» **WHAT THE EXERCISE ASKS**:
Print nothing except the lines of the listing below from the line with "A tension lap" to the line with "A flange splice", each exactly as written, both ends included.

» **INFORMATION**:

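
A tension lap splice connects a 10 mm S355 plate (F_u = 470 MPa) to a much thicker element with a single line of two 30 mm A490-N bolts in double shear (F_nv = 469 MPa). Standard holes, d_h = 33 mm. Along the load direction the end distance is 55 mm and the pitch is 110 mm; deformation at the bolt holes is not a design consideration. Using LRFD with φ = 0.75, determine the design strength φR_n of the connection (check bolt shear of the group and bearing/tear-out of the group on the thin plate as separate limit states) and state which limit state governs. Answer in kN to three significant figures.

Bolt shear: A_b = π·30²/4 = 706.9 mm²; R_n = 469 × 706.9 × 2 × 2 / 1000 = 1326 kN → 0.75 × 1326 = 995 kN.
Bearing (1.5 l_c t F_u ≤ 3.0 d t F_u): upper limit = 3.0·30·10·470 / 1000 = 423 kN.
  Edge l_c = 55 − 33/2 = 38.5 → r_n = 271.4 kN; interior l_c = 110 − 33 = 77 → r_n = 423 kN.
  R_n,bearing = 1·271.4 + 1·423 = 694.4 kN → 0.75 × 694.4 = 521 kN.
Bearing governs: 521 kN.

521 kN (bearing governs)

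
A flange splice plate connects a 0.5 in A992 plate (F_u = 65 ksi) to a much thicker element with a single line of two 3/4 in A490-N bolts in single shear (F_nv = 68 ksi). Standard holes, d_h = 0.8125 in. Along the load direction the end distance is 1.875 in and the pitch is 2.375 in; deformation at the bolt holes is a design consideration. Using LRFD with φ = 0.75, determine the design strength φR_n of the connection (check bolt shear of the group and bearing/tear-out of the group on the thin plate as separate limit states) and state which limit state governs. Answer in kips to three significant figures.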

---

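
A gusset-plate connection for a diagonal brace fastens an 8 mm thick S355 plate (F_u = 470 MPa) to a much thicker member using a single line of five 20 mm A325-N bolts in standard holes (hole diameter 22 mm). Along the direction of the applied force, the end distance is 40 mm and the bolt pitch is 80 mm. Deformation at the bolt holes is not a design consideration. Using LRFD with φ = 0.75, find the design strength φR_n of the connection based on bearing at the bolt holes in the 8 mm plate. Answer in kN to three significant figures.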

...

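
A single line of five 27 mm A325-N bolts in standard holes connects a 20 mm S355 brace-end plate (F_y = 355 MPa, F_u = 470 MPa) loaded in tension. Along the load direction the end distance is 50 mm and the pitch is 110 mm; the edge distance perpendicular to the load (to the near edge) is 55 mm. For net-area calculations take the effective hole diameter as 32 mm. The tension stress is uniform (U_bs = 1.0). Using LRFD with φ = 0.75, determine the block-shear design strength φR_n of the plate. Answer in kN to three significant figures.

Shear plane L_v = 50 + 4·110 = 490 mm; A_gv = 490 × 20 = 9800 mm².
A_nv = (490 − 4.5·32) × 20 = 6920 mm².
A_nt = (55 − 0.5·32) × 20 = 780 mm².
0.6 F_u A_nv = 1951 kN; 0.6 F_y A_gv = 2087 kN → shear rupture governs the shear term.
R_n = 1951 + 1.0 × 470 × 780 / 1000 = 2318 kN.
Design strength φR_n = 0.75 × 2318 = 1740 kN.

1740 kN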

» **FINISHED EXERCISE**:
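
A tension lap splice connects a 10 mm S355 plate (F_u = 470 MPa) to a much thicker element with a single line of two 30 mm A490-N bolts in double shear (F_nv = 469 MPa). Standard holes, d_h = 33 mm. Along the load direction the end distance is 55 mm and the pitch is 110 mm; deformation at the bolt holes is not a design consideration. Using LRFD with φ = 0.75, determine the design strength φR_n of the connection (check bolt shear of the group and bearing/tear-out of the group on the thin plate as separate limit states) and state which limit state governs. Answer in kN to three significant figures.

Bolt shear: A_b = π·30²/4 = 706.9 mm²; R_n = 469 × 706.9 × 2 × 2 / 1000 = 1326 kN → 0.75 × 1326 = 995 kN.
Bearing (1.5 l_c t F_u ≤ 3.0 d t F_u): upper limit = 3.0·30·10·470 / 1000 = 423 kN.
  Edge l_c = 55 − 33/2 = 38.5 → r_n = 271.4 kN; interior l_c = 110 − 33 = 77 → r_n = 423 kN.
  R_n,bearing = 1·271.4 + 1·423 = 694.4 kN → 0.75 × 694.4 = 521 kN.
Bearing governs: 521 kN.

521 kN (bearing governs)

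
A flange splice plate connects a 0.5 in A992 plate (F_u = 65 ksi) to a much thicker element with a single line of two 3/4 in A490-N bolts in single shear (F_nv = 68 ksi). Standard holes, d_h = 0.8125 in. Along the load direction the end distance is 1.875 in and the pitch is 2.375 in; deformation at the bolt holes is a design consideration. Using LRFD with φ = 0.75, determine the design strength φR_n of the connection (check bolt shear of the group and bearing/tear-out of the group on the thin plate as separate limit states) and state which limit state governs. Answer in kips to three significant figures.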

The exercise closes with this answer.